Collected data:
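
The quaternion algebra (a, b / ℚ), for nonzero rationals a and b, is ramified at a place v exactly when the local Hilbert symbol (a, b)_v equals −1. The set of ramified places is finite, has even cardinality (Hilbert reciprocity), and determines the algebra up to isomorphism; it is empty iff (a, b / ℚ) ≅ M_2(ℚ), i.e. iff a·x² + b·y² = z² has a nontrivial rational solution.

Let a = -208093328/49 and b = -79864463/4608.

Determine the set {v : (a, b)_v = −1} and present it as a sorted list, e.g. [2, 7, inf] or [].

[17, 31, 37, inf]

(a, b) ≡ (-13005833, -66526) mod (ℚ^×)²; places V = {2, 3, 7, 17, 23, 29, 31, 37, ∞}.
(a,b)_31: α=1, u≡27; β=1, v≡27 (mod 31); (27|31)=-1, (27|31)=-1; sign (−1)^1·-1^1·-1^1 = -1.
(a,b)_37: α=1, u≡25; β=1, v≡17 (mod 37); (25|37)=+1, (17|37)=-1; sign (−1)^0·+1^1·-1^1 = -1.
(a,b)_2: α=4, β=-9; u≡7, v≡1 (mod 8); ε(u)ε(v)=1·0, αω(v)=4·0, βω(u)=-9·0; sum ≡ 0  ⇒  +1.
(a,b)_7: α=-2, u≡5; β=4, v≡4 (mod 7); (5|7)=-1, (4|7)=+1; sign (−1)^0·-1^4·+1^-2 = +1.
(a,b)_29: α=1, u≡18; β=1, v≡26 (mod 29); (18|29)=-1, (26|29)=-1; sign (−1)^0·-1^1·-1^1 = +1.
(a,b)_17: α=1, u≡1; β=0, v≡7 (mod 17); (1|17)=+1, (7|17)=-1; sign (−1)^0·+1^0·-1^1 = -1.
(a,b)_3: α=0, u≡1; β=-2, v≡2 (mod 3); (1|3)=+1, (2|3)=-1; sign (−1)^0·+1^-2·-1^0 = +1.
(a,b)_23: α=1, u≡22; β=0, v≡3 (mod 23); (22|23)=-1, (3|23)=+1; sign (−1)^0·-1^0·+1^1 = +1.
(a,b)_∞: sgn(-13005833)=−, sgn(-66526)=−, so -1.
Ram(-13005833, -66526) = {17, 31, 37, ∞}; no ℚ_17-point on the conic.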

* [Task goal]: Every entry shown above is to be written out exactly.

* [Expected output]:
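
The quaternion algebra (a, b / ℚ), for nonzero rationals a and b, is ramified at a place v exactly when the local Hilbert symbol (a, b)_v equals −1. The set of ramified places is finite, has even cardinality (Hilbert reciprocity), and determines the algebra up to isomorphism; it is empty iff (a, b / ℚ) ≅ M_2(ℚ), i.e. iff a·x² + b·y² = z² has a nontrivial rational solution.

Let a = -208093328/49 and b = -79864463/4608.

Determine the set {v : (a, b)_v = −1} and present it as a sorted list, e.g. [2, 7, inf] or [].

[17, 31, 37, inf]

(a, b) ≡ (-13005833, -66526) mod (ℚ^×)²; places V = {2, 3, 7, 17, 23, 29, 31, 37, ∞}.
(a,b)_31: α=1, u≡27; β=1, v≡27 (mod 31); (27|31)=-1, (27|31)=-1; sign (−1)^1·-1^1·-1^1 = -1.
(a,b)_37: α=1, u≡25; β=1, v≡17 (mod 37); (25|37)=+1, (17|37)=-1; sign (−1)^0·+1^1·-1^1 = -1.
(a,b)_2: α=4, β=-9; u≡7, v≡1 (mod 8); ε(u)ε(v)=1·0, αω(v)=4·0, βω(u)=-9·0; sum ≡ 0  ⇒  +1.
(a,b)_7: α=-2, u≡5; β=4, v≡4 (mod 7); (5|7)=-1, (4|7)=+1; sign (−1)^0·-1^4·+1^-2 = +1.
(a,b)_29: α=1, u≡18; β=1, v≡26 (mod 29); (18|29)=-1, (26|29)=-1; sign (−1)^0·-1^1·-1^1 = +1.
(a,b)_17: α=1, u≡1; β=0, v≡7 (mod 17); (1|17)=+1, (7|17)=-1; sign (−1)^0·+1^0·-1^1 = -1.
(a,b)_3: α=0, u≡1; β=-2, v≡2 (mod 3); (1|3)=+1, (2|3)=-1; sign (−1)^0·+1^-2·-1^0 = +1.
(a,b)_23: α=1, u≡22; β=0, v≡3 (mod 23); (22|23)=-1, (3|23)=+1; sign (−1)^0·-1^0·+1^1 = +1.
(a,b)_∞: sgn(-13005833)=−, sgn(-66526)=−, so -1.
Ram(-13005833, -66526) = {17, 31, 37, ∞}; no ℚ_17-point on the conic.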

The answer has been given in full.